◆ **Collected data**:
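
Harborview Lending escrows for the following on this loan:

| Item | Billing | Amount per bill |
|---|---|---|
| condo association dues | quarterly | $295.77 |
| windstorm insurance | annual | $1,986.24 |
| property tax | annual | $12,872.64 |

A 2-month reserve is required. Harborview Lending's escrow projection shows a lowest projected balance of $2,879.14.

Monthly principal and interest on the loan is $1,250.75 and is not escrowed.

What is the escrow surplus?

Condo association dues — $295.77 × 4 = $1,183.08/yr
Windstorm insurance — $1,986.24/yr
Property tax — $12,872.64/yr
Total annual escrow = $1,183.08 + $1,986.24 + $12,872.64 = $16,041.96
Monthly escrow = $16,041.96 / 12 = $1,336.83
Required reserve = 2 × $1,336.83 = $2,673.66
Surplus = $2,879.14 − $2,673.66 = $205.48

$205.48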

◆ **Activity**: The line above containing "annual | $1,986.24 |", the line containing "Monthly principal and", and every line between them are to be transcribed exactly; no other line is wanted.

◆ **Task answer**:
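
| windstorm insurance | annual | $1,986.24 |
| property tax | annual | $12,872.64 |

A 2-month reserve is required. Harborview Lending's escrow projection shows a lowest projected balance of $2,879.14.

Monthly principal and interest on the loan is $1,250.75 and is not escrowed.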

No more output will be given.